§ **ABOUT THIS EXERCISE**: The line containing "Word shape: word = stem" marks the end; copy exactly all lines from the start of the material up to and including it.

*** Opening of DATA FOR THIS TASK ***

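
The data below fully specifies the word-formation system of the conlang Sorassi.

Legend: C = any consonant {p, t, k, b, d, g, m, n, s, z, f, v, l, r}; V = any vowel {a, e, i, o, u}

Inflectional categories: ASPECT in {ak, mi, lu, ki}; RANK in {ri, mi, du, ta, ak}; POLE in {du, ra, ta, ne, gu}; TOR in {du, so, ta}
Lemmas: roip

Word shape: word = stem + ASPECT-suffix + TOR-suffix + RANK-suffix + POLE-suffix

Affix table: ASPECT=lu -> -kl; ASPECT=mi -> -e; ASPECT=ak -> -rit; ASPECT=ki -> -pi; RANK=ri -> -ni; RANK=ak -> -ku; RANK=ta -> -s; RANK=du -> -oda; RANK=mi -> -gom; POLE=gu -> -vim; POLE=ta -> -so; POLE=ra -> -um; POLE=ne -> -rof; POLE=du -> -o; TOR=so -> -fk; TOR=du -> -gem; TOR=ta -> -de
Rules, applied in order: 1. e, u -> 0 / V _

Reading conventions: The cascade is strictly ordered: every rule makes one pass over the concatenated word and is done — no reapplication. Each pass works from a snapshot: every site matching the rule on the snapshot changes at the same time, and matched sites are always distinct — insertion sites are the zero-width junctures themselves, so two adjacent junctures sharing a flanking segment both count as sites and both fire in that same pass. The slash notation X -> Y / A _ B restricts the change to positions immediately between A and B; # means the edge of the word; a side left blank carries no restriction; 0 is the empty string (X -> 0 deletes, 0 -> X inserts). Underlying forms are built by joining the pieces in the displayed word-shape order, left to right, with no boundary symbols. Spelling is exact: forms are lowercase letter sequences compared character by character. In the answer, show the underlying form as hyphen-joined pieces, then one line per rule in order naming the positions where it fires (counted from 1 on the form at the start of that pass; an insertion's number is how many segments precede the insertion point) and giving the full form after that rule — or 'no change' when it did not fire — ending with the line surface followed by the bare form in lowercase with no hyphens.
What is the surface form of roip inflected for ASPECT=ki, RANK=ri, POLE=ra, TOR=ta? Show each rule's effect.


underlying: roip-pi-de-ni-um
1. e, u -> 0 / V _: fires at position(s) 11: roippidenim
surface: roippidenim


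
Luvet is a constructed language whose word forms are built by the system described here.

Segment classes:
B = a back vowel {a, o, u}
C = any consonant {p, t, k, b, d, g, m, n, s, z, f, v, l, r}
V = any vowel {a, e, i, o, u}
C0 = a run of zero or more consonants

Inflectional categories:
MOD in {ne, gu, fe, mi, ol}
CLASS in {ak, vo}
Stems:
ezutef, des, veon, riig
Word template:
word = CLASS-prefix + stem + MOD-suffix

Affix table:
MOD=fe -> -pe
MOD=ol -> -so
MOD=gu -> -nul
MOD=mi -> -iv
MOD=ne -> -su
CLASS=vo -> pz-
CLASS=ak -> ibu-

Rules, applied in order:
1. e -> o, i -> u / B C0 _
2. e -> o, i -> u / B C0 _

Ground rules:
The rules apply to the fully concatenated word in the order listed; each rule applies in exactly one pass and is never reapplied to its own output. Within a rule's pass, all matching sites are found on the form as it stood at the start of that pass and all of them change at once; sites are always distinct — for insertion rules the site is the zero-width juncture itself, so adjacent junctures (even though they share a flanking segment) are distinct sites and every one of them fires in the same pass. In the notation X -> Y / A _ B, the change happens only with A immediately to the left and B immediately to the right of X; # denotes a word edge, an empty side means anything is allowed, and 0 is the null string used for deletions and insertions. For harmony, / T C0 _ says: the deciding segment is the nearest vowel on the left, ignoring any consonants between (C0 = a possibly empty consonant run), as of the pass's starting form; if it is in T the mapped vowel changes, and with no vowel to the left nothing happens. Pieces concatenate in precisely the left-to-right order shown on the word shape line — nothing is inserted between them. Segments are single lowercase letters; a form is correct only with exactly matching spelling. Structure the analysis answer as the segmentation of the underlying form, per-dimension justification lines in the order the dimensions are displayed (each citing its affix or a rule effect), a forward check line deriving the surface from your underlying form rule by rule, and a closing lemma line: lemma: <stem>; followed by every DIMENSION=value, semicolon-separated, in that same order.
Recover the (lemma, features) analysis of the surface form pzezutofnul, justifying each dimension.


underlying: pz-ezutef-nul
MOD=gu - signalled by the affix -nul
CLASS=vo - signalled by the affix pz-
check: pzezutefnul -> pzezutofnul -> pzezutofnul
lemma: ezutef; MOD=gu; CLASS=vo


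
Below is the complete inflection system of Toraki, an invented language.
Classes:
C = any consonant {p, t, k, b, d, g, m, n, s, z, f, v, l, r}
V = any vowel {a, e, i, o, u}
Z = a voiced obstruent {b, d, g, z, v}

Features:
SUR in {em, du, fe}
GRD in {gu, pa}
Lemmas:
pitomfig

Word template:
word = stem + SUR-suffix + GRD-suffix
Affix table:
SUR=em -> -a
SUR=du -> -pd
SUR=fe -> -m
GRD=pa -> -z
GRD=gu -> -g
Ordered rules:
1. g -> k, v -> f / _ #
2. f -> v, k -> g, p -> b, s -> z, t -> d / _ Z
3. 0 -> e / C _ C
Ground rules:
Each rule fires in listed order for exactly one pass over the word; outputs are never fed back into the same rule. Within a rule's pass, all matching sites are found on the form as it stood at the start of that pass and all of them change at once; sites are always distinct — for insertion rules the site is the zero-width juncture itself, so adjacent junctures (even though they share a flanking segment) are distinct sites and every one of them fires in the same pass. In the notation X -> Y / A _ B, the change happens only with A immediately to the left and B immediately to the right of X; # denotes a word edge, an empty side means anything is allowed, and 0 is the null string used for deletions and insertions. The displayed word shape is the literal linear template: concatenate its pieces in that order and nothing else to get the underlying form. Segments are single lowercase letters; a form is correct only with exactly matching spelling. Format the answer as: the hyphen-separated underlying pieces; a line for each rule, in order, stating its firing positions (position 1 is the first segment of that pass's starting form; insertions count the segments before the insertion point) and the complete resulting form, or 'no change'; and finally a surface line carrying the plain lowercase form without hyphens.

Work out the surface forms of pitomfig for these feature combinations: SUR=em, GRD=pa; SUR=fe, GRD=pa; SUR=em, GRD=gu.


cell SUR=em, GRD=pa:
underlying: pitomfig-a-z
1. g -> k, v -> f / _ #: no change
2. f -> v, k -> g, p -> b, s -> z, t -> d / _ Z: no change
3. 0 -> e / C _ C: inserts after position(s) 5: pitomefigaz
surface: pitomefigaz

cell SUR=fe, GRD=pa:
underlying: pitomfig-m-z
1. g -> k, v -> f / _ #: no change
2. f -> v, k -> g, p -> b, s -> z, t -> d / _ Z: no change
3. 0 -> e / C _ C: inserts after position(s) 5, 8, 9: pitomefigemez
surface: pitomefigemez

cell SUR=em, GRD=gu:
underlying: pitomfig-a-g
1. g -> k, v -> f / _ #: fires at position(s) 10: pitomfigak
2. f -> v, k -> g, p -> b, s -> z, t -> d / _ Z: no change
3. 0 -> e / C _ C: inserts after position(s) 5: pitomefigak
surface: pitomefigak


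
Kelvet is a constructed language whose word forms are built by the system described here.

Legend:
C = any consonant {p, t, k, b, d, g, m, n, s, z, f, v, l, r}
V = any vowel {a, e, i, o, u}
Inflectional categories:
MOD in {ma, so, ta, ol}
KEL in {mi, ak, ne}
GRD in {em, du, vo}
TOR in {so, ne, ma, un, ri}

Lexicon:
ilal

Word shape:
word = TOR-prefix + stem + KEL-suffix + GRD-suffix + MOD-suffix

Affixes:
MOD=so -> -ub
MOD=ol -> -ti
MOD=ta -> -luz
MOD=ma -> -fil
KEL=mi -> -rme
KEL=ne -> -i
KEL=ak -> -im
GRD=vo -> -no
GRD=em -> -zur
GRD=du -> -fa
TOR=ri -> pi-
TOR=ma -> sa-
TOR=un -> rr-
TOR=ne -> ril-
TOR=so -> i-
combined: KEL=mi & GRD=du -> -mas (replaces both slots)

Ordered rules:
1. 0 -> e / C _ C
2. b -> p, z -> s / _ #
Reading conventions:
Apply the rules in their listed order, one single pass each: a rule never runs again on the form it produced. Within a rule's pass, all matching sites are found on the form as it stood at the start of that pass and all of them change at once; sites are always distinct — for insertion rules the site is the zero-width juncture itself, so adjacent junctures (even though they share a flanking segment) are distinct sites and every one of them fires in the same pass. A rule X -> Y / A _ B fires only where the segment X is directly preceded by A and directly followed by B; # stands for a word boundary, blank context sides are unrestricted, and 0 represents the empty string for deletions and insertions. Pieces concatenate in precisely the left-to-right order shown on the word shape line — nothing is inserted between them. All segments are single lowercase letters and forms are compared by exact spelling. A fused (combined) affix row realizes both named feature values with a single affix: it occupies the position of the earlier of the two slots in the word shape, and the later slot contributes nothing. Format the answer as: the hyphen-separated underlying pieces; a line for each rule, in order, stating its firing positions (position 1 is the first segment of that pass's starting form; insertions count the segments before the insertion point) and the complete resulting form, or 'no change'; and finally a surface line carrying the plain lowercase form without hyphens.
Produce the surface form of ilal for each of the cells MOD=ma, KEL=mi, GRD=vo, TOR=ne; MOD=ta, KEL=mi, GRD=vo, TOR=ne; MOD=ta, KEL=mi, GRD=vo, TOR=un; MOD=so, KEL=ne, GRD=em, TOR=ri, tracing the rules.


cell MOD=ma, KEL=mi, GRD=vo, TOR=ne:
underlying: ril-ilal-rme-no-fil
1. 0 -> e / C _ C: inserts after position(s) 7, 8: rililaleremenofil
2. b -> p, z -> s / _ #: no change
surface: rililaleremenofil

cell MOD=ta, KEL=mi, GRD=vo, TOR=ne:
underlying: ril-ilal-rme-no-luz
1. 0 -> e / C _ C: inserts after position(s) 7, 8: rililaleremenoluz
2. b -> p, z -> s / _ #: fires at position(s) 17: rililaleremenolus
surface: rililaleremenolus

cell MOD=ta, KEL=mi, GRD=vo, TOR=un:
underlying: rr-ilal-rme-no-luz
1. 0 -> e / C _ C: inserts after position(s) 1, 6, 7: rerilaleremenoluz
2. b -> p, z -> s / _ #: fires at position(s) 17: rerilaleremenolus
surface: rerilaleremenolus

cell MOD=so, KEL=ne, GRD=em, TOR=ri:
underlying: pi-ilal-i-zur-ub
1. 0 -> e / C _ C: no change
2. b -> p, z -> s / _ #: fires at position(s) 12: piilalizurup
surface: piilalizurup


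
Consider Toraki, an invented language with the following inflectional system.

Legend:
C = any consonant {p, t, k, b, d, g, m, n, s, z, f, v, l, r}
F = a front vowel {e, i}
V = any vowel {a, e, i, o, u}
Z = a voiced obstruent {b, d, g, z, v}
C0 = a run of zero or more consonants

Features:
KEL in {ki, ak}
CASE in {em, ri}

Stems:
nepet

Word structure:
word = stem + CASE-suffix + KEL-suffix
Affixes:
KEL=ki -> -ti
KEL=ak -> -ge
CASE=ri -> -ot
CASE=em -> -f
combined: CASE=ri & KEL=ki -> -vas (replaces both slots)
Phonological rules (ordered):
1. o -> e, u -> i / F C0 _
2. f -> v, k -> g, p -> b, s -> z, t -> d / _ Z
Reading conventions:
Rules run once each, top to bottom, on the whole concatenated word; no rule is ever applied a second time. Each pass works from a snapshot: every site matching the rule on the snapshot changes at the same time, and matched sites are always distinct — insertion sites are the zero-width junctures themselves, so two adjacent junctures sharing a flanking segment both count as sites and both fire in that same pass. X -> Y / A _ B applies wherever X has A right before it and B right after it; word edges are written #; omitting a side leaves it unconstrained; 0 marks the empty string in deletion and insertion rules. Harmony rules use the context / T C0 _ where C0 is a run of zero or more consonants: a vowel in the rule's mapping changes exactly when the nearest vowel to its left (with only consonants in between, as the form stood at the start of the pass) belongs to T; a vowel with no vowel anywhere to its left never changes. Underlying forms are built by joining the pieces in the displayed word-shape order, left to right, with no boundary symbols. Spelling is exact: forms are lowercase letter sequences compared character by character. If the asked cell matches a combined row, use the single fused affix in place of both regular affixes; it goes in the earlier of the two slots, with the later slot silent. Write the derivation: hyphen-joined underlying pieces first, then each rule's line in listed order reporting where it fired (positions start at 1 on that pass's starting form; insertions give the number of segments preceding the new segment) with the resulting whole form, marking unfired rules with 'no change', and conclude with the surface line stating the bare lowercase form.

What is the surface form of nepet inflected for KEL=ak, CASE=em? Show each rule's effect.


underlying: nepet-f-ge
1. o -> e, u -> i / F C0 _: no change
2. f -> v, k -> g, p -> b, s -> z, t -> d / _ Z: fires at position(s) 6: nepetvge
surface: nepetvge


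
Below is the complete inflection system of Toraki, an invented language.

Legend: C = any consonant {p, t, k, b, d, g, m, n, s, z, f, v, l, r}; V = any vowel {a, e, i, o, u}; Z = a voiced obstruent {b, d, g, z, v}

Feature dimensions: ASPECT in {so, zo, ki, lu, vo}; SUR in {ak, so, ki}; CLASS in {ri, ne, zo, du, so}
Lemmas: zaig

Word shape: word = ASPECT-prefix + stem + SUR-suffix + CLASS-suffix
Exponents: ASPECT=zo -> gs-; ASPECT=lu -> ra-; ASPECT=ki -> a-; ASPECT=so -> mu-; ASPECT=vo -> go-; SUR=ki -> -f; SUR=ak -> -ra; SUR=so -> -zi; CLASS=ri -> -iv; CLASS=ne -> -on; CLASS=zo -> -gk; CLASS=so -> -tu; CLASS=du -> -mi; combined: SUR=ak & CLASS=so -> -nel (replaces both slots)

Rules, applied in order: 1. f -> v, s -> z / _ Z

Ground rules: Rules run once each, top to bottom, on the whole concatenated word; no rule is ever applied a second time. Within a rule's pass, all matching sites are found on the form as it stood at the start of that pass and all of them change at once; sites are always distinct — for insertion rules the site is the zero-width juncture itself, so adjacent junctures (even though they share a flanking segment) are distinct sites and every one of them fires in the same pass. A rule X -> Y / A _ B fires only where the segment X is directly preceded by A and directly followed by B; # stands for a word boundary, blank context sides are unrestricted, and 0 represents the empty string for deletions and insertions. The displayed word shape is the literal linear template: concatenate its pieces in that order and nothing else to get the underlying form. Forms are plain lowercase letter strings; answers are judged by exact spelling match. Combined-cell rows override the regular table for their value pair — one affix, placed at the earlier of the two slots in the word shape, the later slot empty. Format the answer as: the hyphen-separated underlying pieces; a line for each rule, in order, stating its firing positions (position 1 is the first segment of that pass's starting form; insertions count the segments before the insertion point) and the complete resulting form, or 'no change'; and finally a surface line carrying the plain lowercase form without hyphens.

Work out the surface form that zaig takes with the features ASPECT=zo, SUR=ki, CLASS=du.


underlying: gs-zaig-f-mi
1. f -> v, s -> z / _ Z: fires at position(s) 2: gzzaigfmi
surface: gzzaigfmi


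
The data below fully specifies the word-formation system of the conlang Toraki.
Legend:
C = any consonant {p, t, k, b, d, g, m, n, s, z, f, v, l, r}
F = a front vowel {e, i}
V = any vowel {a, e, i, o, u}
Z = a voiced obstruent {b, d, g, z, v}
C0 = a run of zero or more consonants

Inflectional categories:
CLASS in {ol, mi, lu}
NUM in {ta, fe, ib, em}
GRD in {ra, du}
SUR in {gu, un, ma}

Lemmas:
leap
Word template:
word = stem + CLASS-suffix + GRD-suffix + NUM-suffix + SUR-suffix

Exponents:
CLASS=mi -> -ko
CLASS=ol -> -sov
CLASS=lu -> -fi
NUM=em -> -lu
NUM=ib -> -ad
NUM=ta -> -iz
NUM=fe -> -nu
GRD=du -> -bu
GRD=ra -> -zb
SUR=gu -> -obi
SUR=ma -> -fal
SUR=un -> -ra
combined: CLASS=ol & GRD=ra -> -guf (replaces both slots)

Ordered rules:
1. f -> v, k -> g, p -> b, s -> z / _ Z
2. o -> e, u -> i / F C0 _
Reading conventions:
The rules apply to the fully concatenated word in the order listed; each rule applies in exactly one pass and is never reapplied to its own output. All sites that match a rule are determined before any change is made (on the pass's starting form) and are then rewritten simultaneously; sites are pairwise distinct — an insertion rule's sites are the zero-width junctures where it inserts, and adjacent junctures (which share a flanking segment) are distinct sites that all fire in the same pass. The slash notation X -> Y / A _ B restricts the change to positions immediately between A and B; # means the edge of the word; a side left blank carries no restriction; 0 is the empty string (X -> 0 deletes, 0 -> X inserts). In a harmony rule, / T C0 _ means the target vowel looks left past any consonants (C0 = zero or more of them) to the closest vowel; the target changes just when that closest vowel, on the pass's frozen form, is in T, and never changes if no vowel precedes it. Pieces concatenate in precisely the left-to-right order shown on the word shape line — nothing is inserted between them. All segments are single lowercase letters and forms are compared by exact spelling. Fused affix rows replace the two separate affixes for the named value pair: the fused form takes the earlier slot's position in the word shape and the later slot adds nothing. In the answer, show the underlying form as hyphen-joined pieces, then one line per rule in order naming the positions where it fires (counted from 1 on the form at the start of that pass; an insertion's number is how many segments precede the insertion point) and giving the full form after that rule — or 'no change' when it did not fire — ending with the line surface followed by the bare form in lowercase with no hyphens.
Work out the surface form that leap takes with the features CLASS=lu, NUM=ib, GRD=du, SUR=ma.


underlying: leap-fi-bu-ad-fal
1. f -> v, k -> g, p -> b, s -> z / _ Z: no change
2. o -> e, u -> i / F C0 _: fires at position(s) 8: leapfibiadfal
surface: leapfibiadfal


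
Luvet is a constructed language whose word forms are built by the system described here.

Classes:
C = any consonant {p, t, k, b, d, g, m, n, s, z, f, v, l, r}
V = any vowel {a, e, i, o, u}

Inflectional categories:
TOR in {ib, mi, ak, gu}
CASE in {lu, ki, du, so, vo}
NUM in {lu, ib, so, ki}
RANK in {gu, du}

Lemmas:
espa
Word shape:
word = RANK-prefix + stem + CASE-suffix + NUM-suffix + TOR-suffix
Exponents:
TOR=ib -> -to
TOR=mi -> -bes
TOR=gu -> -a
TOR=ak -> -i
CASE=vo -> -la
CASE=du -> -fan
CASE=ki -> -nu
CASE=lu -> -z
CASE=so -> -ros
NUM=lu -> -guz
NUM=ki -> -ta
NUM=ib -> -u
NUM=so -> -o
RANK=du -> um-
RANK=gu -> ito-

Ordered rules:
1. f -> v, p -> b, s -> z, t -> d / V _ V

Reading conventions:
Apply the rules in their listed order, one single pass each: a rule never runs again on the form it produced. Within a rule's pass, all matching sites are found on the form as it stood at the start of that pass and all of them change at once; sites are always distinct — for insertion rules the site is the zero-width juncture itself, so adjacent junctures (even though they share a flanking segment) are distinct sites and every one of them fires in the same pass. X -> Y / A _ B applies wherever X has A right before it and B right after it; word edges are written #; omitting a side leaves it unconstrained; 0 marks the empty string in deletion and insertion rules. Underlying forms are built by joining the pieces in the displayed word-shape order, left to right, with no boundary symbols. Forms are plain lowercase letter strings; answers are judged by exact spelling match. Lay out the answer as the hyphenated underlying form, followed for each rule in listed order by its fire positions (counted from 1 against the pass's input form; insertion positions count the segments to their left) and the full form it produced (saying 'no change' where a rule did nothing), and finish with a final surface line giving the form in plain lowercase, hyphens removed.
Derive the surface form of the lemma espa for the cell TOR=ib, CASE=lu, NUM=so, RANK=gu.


underlying: ito-espa-z-o-to
1. f -> v, p -> b, s -> z, t -> d / V _ V: fires at position(s) 2, 10: idoespazodo
surface: idoespazodo


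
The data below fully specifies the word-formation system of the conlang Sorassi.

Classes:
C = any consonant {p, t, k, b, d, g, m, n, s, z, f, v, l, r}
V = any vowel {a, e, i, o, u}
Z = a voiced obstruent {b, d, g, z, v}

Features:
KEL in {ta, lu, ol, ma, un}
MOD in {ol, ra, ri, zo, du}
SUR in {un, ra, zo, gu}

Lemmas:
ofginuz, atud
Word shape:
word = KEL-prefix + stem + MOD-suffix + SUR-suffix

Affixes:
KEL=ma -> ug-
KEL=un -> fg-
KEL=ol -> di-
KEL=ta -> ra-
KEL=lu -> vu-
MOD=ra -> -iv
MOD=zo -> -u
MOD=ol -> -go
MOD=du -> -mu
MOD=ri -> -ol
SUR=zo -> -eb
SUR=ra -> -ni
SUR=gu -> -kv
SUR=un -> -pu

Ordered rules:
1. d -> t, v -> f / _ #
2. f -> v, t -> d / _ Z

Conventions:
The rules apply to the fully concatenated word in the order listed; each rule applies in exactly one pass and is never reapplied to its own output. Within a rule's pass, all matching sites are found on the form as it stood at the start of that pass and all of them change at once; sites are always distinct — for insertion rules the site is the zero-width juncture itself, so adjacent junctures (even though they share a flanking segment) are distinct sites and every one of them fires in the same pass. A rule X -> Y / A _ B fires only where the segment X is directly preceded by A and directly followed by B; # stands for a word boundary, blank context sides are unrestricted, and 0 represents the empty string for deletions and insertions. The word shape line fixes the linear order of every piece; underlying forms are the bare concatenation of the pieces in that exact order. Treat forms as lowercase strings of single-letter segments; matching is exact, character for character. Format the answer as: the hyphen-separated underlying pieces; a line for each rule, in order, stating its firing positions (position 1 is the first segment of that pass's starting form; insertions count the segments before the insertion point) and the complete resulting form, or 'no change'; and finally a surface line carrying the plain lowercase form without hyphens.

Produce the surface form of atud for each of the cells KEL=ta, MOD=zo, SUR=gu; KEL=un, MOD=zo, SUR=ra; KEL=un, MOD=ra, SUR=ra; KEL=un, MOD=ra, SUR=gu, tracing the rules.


cell KEL=ta, MOD=zo, SUR=gu:
underlying: ra-atud-u-kv
1. d -> t, v -> f / _ #: fires at position(s) 9: raatudukf
2. f -> v, t -> d / _ Z: no change
surface: raatudukf

cell KEL=un, MOD=zo, SUR=ra:
underlying: fg-atud-u-ni
1. d -> t, v -> f / _ #: no change
2. f -> v, t -> d / _ Z: fires at position(s) 1: vgatuduni
surface: vgatuduni

cell KEL=un, MOD=ra, SUR=ra:
underlying: fg-atud-iv-ni
1. d -> t, v -> f / _ #: no change
2. f -> v, t -> d / _ Z: fires at position(s) 1: vgatudivni
surface: vgatudivni

cell KEL=un, MOD=ra, SUR=gu:
underlying: fg-atud-iv-kv
1. d -> t, v -> f / _ #: fires at position(s) 10: fgatudivkf
2. f -> v, t -> d / _ Z: fires at position(s) 1: vgatudivkf
surface: vgatudivkf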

*** Close of DATA FOR THIS TASK ***

§ **FINAL ANSWER**:
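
The data below fully specifies the word-formation system of the conlang Sorassi.

Legend: C = any consonant {p, t, k, b, d, g, m, n, s, z, f, v, l, r}; V = any vowel {a, e, i, o, u}

Inflectional categories: ASPECT in {ak, mi, lu, ki}; RANK in {ri, mi, du, ta, ak}; POLE in {du, ra, ta, ne, gu}; TOR in {du, so, ta}
Lemmas: roip

Word shape: word = stem + ASPECT-suffix + TOR-suffix + RANK-suffix + POLE-suffix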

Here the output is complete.